TASK OBJECTIVE:
Provide an exact transcription of all the records.

THE RECORDS:
********
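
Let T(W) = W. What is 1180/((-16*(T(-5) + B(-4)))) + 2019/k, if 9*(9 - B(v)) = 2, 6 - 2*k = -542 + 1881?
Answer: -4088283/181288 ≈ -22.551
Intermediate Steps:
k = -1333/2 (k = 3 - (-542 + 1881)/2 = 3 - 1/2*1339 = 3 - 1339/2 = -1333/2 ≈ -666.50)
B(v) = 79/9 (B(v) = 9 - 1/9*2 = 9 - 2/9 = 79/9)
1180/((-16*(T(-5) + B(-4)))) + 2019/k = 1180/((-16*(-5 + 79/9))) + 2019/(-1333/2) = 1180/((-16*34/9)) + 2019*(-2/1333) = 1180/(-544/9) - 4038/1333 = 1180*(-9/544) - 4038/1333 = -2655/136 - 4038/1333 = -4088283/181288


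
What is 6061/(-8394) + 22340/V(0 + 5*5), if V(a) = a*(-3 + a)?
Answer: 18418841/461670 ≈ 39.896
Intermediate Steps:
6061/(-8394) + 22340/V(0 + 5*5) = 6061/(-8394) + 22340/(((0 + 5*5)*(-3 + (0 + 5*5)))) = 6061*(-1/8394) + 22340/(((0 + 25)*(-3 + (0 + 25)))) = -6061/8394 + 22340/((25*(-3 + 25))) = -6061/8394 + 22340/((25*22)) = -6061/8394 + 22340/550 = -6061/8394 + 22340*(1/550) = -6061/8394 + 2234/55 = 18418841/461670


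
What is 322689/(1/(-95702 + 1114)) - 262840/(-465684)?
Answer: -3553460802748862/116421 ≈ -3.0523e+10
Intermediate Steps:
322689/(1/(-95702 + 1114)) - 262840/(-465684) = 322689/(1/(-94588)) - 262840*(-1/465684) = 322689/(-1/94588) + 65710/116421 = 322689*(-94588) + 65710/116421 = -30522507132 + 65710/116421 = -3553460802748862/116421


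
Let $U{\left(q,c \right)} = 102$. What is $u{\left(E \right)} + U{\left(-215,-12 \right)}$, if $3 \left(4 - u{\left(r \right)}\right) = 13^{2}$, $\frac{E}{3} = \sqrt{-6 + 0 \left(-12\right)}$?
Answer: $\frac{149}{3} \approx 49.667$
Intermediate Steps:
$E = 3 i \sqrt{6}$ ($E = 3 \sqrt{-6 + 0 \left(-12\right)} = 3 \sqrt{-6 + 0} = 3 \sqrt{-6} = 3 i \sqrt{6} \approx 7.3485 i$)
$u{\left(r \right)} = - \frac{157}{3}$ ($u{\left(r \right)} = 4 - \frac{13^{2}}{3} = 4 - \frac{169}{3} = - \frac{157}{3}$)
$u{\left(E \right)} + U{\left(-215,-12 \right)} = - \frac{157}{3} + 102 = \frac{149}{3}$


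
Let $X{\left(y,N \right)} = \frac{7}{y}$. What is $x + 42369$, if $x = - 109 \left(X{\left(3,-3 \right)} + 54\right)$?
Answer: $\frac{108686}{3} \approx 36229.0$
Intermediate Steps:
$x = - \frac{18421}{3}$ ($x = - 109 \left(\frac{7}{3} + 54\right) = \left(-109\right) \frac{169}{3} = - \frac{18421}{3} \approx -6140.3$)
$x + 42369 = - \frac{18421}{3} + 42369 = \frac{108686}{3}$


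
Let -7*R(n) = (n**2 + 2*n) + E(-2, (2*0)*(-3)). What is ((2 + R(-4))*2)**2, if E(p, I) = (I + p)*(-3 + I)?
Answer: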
********
OUTPUT BELOW:
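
Let T(W) = W. What is 1180/((-16*(T(-5) + B(-4)))) + 2019/k, if 9*(9 - B(v)) = 2, 6 - 2*k = -542 + 1881?
Answer: -4088283/181288 ≈ -22.551
Intermediate Steps:
k = -1333/2 (k = 3 - (-542 + 1881)/2 = 3 - 1/2*1339 = 3 - 1339/2 = -1333/2 ≈ -666.50)
B(v) = 79/9 (B(v) = 9 - 1/9*2 = 9 - 2/9 = 79/9)
1180/((-16*(T(-5) + B(-4)))) + 2019/k = 1180/((-16*(-5 + 79/9))) + 2019/(-1333/2) = 1180/((-16*34/9)) + 2019*(-2/1333) = 1180/(-544/9) - 4038/1333 = 1180*(-9/544) - 4038/1333 = -2655/136 - 4038/1333 = -4088283/181288


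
What is 6061/(-8394) + 22340/V(0 + 5*5), if V(a) = a*(-3 + a)?
Answer: 18418841/461670 ≈ 39.896
Intermediate Steps:
6061/(-8394) + 22340/V(0 + 5*5) = 6061/(-8394) + 22340/(((0 + 5*5)*(-3 + (0 + 5*5)))) = 6061*(-1/8394) + 22340/(((0 + 25)*(-3 + (0 + 25)))) = -6061/8394 + 22340/((25*(-3 + 25))) = -6061/8394 + 22340/((25*22)) = -6061/8394 + 22340/550 = -6061/8394 + 22340*(1/550) = -6061/8394 + 2234/55 = 18418841/461670


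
What is 322689/(1/(-95702 + 1114)) - 262840/(-465684)?
Answer: -3553460802748862/116421 ≈ -3.0523e+10
Intermediate Steps:
322689/(1/(-95702 + 1114)) - 262840/(-465684) = 322689/(1/(-94588)) - 262840*(-1/465684) = 322689/(-1/94588) + 65710/116421 = 322689*(-94588) + 65710/116421 = -30522507132 + 65710/116421 = -3553460802748862/116421


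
Let $U{\left(q,c \right)} = 102$. What is $u{\left(E \right)} + U{\left(-215,-12 \right)}$, if $3 \left(4 - u{\left(r \right)}\right) = 13^{2}$, $\frac{E}{3} = \sqrt{-6 + 0 \left(-12\right)}$?
Answer: $\frac{149}{3} \approx 49.667$
Intermediate Steps:
$E = 3 i \sqrt{6}$ ($E = 3 \sqrt{-6 + 0 \left(-12\right)} = 3 \sqrt{-6 + 0} = 3 \sqrt{-6} = 3 i \sqrt{6} \approx 7.3485 i$)
$u{\left(r \right)} = - \frac{157}{3}$ ($u{\left(r \right)} = 4 - \frac{13^{2}}{3} = 4 - \frac{169}{3} = - \frac{157}{3}$)
$u{\left(E \right)} + U{\left(-215,-12 \right)} = - \frac{157}{3} + 102 = \frac{149}{3}$


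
Let $X{\left(y,N \right)} = \frac{7}{y}$. What is $x + 42369$, if $x = - 109 \left(X{\left(3,-3 \right)} + 54\right)$?
Answer: $\frac{108686}{3} \approx 36229.0$
Intermediate Steps:
$x = - \frac{18421}{3}$ ($x = - 109 \left(\frac{7}{3} + 54\right) = \left(-109\right) \frac{169}{3} = - \frac{18421}{3} \approx -6140.3$)
$x + 42369 = - \frac{18421}{3} + 42369 = \frac{108686}{3}$


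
Let -7*R(n) = (n**2 + 2*n) + E(-2, (2*0)*(-3)). What is ((2 + R(-4))*2)**2, if E(p, I) = (I + p)*(-3 + I)?
Answer: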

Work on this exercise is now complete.